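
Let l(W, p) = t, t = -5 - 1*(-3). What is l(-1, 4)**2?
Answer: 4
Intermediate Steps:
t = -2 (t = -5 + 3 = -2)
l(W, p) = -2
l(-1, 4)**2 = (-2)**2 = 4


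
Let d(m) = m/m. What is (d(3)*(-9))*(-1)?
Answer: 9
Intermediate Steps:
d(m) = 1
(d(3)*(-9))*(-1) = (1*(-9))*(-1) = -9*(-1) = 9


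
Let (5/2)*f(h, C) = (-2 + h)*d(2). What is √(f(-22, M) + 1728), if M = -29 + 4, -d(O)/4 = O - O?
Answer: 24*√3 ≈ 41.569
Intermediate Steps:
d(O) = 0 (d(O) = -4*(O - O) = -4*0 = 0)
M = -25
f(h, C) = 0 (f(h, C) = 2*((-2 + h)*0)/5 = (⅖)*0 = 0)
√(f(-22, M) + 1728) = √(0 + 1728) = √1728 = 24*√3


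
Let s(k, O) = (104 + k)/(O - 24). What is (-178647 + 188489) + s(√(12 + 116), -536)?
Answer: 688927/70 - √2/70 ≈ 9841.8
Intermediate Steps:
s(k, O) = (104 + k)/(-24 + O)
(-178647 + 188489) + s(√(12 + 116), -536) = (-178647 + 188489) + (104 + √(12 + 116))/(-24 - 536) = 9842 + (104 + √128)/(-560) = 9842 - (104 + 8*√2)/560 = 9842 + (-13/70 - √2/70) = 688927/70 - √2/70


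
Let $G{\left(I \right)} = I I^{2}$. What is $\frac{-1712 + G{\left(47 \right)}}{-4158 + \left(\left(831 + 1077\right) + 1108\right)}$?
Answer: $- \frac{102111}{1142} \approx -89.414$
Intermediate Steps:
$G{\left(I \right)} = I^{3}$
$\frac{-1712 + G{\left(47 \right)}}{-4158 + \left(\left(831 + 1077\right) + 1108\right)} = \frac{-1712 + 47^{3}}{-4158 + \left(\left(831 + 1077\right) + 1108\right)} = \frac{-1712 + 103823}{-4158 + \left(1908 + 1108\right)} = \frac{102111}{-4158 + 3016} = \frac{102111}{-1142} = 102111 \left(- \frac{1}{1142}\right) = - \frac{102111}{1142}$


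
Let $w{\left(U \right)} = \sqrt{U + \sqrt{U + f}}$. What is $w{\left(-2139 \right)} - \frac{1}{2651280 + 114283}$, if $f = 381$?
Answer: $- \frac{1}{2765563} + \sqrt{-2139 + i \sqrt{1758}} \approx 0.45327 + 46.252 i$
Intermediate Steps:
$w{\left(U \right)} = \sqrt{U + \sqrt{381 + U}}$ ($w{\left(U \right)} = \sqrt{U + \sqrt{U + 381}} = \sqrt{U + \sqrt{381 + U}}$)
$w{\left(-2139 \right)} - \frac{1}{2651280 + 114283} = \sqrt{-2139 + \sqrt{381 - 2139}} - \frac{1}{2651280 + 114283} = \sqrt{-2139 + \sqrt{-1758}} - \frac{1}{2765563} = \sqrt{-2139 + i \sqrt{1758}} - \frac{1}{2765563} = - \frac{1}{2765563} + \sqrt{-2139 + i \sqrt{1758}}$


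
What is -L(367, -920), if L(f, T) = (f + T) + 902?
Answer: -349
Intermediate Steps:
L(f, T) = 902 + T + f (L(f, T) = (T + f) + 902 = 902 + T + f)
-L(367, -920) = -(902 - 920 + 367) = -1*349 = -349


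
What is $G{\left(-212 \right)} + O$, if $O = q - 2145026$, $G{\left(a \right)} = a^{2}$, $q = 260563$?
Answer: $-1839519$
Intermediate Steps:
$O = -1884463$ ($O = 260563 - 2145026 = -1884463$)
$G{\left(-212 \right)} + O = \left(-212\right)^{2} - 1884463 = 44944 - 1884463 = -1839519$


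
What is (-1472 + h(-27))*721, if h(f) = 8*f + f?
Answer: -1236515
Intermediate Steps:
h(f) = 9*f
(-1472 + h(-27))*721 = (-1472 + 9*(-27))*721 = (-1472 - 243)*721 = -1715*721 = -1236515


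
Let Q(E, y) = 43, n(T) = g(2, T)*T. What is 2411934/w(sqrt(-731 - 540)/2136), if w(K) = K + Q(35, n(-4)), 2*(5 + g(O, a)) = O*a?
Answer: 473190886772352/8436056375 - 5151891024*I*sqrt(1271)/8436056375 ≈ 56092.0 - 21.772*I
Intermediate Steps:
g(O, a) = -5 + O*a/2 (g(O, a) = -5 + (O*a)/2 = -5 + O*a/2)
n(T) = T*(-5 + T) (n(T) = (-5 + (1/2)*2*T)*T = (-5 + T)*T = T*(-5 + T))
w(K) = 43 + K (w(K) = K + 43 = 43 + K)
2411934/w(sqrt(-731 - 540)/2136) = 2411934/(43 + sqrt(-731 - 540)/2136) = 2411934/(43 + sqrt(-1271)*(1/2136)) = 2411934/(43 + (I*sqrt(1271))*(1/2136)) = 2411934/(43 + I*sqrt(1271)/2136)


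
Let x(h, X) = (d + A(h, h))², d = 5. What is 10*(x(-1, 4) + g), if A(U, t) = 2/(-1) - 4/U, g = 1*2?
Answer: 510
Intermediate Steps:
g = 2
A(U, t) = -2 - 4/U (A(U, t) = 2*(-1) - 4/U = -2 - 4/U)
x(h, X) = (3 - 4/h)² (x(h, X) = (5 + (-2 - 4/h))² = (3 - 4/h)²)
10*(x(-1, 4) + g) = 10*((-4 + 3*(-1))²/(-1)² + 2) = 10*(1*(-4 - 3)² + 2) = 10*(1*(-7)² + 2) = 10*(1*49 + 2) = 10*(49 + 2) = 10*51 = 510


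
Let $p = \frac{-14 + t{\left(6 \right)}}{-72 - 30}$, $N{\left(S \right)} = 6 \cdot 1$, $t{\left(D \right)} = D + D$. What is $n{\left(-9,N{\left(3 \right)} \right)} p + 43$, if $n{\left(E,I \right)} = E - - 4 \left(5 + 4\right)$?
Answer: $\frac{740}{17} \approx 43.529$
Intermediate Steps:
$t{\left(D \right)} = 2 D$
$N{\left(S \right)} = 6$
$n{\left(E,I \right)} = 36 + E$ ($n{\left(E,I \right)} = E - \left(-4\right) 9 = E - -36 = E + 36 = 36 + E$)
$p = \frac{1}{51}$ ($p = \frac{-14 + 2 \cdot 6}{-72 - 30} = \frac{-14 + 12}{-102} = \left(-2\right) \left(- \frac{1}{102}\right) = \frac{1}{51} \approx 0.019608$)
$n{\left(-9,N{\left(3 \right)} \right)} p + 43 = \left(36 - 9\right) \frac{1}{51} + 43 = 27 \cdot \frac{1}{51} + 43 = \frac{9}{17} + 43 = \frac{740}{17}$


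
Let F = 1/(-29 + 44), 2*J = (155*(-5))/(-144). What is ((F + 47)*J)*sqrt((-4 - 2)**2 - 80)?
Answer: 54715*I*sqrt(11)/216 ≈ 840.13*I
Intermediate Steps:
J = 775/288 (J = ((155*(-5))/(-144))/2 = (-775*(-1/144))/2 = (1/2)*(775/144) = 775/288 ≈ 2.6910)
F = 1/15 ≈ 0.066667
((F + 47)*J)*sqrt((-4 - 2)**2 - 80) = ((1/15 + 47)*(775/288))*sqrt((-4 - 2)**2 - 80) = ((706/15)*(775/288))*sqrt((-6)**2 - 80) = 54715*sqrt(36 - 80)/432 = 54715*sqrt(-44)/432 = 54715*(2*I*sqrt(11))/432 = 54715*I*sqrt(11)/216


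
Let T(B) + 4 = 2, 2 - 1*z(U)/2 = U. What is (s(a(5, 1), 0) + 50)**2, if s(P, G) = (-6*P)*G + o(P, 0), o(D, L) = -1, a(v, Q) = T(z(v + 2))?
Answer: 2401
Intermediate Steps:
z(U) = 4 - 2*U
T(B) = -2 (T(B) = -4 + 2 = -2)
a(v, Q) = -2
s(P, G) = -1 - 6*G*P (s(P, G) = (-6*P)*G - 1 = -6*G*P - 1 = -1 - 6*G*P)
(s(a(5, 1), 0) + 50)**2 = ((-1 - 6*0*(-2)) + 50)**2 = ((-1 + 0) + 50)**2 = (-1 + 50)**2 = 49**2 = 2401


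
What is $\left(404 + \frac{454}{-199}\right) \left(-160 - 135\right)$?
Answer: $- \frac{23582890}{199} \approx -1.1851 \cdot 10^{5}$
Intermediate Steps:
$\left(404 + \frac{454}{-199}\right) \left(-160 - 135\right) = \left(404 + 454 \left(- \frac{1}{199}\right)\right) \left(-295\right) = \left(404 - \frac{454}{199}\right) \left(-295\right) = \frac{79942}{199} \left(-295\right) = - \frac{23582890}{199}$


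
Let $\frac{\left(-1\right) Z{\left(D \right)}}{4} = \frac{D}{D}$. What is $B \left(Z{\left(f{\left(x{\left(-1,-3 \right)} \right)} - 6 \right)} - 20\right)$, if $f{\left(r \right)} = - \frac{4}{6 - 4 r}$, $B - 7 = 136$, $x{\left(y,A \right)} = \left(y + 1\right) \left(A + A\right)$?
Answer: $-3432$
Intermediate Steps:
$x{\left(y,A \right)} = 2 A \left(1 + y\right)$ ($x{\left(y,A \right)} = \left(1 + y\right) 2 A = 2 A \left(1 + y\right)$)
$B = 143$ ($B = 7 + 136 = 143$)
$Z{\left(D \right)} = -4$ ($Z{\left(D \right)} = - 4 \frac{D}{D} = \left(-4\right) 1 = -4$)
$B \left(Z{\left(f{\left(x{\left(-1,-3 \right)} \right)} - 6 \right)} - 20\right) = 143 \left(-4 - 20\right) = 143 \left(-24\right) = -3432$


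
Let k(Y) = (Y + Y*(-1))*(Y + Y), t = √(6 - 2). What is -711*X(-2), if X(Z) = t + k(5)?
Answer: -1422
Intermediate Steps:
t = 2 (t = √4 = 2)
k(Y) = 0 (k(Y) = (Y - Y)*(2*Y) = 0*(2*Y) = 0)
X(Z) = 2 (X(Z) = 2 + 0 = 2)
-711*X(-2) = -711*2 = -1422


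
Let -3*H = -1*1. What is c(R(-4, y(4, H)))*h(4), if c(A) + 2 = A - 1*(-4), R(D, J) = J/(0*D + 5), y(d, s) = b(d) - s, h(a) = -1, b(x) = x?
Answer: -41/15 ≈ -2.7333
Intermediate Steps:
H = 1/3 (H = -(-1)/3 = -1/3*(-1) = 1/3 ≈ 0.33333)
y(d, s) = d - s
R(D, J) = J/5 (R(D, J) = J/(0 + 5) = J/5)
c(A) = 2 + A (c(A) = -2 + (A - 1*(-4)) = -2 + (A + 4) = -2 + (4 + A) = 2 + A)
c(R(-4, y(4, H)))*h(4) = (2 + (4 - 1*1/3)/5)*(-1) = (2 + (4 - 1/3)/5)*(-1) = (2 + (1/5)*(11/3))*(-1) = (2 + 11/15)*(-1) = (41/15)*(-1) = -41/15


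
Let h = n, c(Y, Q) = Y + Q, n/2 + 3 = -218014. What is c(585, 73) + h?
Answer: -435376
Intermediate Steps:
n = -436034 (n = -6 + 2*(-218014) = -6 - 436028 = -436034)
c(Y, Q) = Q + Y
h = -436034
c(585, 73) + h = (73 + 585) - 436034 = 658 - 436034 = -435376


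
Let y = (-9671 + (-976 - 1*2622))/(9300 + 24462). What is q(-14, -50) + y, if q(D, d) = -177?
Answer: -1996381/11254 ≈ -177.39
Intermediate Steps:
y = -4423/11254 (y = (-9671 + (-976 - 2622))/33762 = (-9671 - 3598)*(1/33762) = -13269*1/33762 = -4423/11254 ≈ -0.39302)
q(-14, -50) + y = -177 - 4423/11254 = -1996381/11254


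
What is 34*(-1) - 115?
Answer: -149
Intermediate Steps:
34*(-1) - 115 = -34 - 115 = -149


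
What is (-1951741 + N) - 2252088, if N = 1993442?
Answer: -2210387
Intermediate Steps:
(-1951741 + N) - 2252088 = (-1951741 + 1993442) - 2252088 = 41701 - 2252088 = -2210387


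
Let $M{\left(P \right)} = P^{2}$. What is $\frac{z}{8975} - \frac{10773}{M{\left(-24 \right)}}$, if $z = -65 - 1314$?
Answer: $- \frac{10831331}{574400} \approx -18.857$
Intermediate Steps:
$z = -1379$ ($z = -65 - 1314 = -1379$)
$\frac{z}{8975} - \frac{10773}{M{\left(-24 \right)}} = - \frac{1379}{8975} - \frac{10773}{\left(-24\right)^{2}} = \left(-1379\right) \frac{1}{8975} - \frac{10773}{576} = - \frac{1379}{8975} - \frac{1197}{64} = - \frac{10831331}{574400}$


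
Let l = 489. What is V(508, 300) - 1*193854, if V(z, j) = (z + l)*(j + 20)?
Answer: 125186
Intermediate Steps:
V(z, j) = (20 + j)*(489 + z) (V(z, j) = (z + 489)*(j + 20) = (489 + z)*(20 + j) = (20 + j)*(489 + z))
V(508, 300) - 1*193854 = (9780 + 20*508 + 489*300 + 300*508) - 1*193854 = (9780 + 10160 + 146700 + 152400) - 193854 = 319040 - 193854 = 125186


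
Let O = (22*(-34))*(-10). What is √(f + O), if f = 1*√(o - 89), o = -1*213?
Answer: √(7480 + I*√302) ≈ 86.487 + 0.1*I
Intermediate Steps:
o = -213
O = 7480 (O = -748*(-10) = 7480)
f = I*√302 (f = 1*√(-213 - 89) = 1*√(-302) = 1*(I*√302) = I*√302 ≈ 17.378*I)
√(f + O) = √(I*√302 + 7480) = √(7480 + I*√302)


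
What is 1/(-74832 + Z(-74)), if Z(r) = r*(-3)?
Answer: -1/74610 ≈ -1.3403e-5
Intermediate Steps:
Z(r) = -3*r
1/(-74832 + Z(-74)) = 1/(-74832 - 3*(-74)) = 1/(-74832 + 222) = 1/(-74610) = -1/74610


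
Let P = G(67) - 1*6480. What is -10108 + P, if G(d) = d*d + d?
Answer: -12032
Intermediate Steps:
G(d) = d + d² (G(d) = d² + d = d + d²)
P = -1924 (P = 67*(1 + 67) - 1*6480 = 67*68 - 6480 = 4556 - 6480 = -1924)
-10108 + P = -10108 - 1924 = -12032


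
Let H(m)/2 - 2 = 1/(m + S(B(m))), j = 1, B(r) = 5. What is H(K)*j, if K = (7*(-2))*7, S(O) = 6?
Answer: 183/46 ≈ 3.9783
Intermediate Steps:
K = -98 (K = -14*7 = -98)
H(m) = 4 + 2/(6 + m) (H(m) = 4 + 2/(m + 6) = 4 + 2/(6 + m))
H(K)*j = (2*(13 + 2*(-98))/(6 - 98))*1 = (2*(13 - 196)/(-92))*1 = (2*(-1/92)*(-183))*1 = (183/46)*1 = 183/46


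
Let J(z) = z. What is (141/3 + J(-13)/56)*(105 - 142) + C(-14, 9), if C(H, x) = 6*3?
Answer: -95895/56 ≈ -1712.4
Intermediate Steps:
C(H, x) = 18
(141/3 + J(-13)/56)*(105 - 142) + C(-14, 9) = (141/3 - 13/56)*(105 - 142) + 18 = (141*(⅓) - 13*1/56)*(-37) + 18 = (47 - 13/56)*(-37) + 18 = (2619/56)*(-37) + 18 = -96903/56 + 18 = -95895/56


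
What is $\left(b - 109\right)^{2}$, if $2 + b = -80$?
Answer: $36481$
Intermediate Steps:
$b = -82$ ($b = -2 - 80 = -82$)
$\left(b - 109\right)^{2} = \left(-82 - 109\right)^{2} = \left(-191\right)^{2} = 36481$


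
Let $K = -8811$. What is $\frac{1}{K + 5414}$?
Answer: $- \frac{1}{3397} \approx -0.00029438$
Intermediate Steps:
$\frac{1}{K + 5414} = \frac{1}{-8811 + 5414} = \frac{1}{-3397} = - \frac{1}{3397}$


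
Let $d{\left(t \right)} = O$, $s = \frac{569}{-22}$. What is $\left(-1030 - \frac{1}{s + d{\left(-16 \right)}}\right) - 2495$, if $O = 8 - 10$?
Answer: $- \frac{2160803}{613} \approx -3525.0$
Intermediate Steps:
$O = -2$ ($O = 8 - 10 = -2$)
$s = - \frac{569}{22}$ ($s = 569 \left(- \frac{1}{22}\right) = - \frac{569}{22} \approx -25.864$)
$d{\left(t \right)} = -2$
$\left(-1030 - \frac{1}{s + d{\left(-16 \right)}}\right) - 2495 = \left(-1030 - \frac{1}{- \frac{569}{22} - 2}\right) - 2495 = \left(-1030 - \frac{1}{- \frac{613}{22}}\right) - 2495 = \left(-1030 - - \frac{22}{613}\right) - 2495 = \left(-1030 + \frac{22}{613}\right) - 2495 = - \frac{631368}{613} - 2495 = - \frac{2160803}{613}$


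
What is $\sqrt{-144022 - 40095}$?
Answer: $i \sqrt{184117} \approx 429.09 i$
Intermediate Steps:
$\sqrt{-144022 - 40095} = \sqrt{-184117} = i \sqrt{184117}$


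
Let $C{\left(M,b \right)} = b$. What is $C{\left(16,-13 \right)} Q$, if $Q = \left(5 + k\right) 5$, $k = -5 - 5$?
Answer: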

EXERCISE AIM:
Looking at the data above, write out exactly the lines that start at the one containing "-65 - 1314$?" and end at the one containing "Let J(z) = z."; include both and nothing beyond.

ANSWER TO THIS TASK:
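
Let $M{\left(P \right)} = P^{2}$. What is $\frac{z}{8975} - \frac{10773}{M{\left(-24 \right)}}$, if $z = -65 - 1314$?
Answer: $- \frac{10831331}{574400} \approx -18.857$
Intermediate Steps:
$z = -1379$ ($z = -65 - 1314 = -1379$)
$\frac{z}{8975} - \frac{10773}{M{\left(-24 \right)}} = - \frac{1379}{8975} - \frac{10773}{\left(-24\right)^{2}} = \left(-1379\right) \frac{1}{8975} - \frac{10773}{576} = - \frac{1379}{8975} - \frac{1197}{64} = - \frac{10831331}{574400}$


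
Let l = 489. What is V(508, 300) - 1*193854, if V(z, j) = (z + l)*(j + 20)?
Answer: 125186
Intermediate Steps:
V(z, j) = (20 + j)*(489 + z) (V(z, j) = (z + 489)*(j + 20) = (489 + z)*(20 + j) = (20 + j)*(489 + z))
V(508, 300) - 1*193854 = (9780 + 20*508 + 489*300 + 300*508) - 1*193854 = (9780 + 10160 + 146700 + 152400) - 193854 = 319040 - 193854 = 125186


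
Let O = (22*(-34))*(-10). What is √(f + O), if f = 1*√(o - 89), o = -1*213?
Answer: √(7480 + I*√302) ≈ 86.487 + 0.1*I
Intermediate Steps:
o = -213
O = 7480 (O = -748*(-10) = 7480)
f = I*√302 (f = 1*√(-213 - 89) = 1*√(-302) = 1*(I*√302) = I*√302 ≈ 17.378*I)
√(f + O) = √(I*√302 + 7480) = √(7480 + I*√302)


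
What is 1/(-74832 + Z(-74)), if Z(r) = r*(-3)?
Answer: -1/74610 ≈ -1.3403e-5
Intermediate Steps:
Z(r) = -3*r
1/(-74832 + Z(-74)) = 1/(-74832 - 3*(-74)) = 1/(-74832 + 222) = 1/(-74610) = -1/74610


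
Let P = G(67) - 1*6480. What is -10108 + P, if G(d) = d*d + d?
Answer: -12032
Intermediate Steps:
G(d) = d + d² (G(d) = d² + d = d + d²)
P = -1924 (P = 67*(1 + 67) - 1*6480 = 67*68 - 6480 = 4556 - 6480 = -1924)
-10108 + P = -10108 - 1924 = -12032


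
Let H(m)/2 - 2 = 1/(m + S(B(m))), j = 1, B(r) = 5. What is H(K)*j, if K = (7*(-2))*7, S(O) = 6?
Answer: 183/46 ≈ 3.9783
Intermediate Steps:
K = -98 (K = -14*7 = -98)
H(m) = 4 + 2/(6 + m) (H(m) = 4 + 2/(m + 6) = 4 + 2/(6 + m))
H(K)*j = (2*(13 + 2*(-98))/(6 - 98))*1 = (2*(13 - 196)/(-92))*1 = (2*(-1/92)*(-183))*1 = (183/46)*1 = 183/46


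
Let J(z) = z. What is (141/3 + J(-13)/56)*(105 - 142) + C(-14, 9), if C(H, x) = 6*3?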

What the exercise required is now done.